WHAT IS EXPECTED:
Give the records again in full, exactly as written.

INPUT DATA:
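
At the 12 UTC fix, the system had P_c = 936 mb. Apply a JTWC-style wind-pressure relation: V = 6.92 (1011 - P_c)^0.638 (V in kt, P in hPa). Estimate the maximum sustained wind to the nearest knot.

109 kt

ΔP = 1011 − 936 = 75 mb.
75^0.638 ≈ 15.714.
V ≈ 6.92 × 15.714 ≈ 108.7 kt.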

FINISHED TASK:
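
At the 12 UTC fix, the system had P_c = 936 mb. Apply a JTWC-style wind-pressure relation: V = 6.92 (1011 - P_c)^0.638 (V in kt, P in hPa). Estimate the maximum sustained wind to the nearest knot.

109 kt

ΔP = 1011 − 936 = 75 mb.
75^0.638 ≈ 15.714.
V ≈ 6.92 × 15.714 ≈ 108.7 kt.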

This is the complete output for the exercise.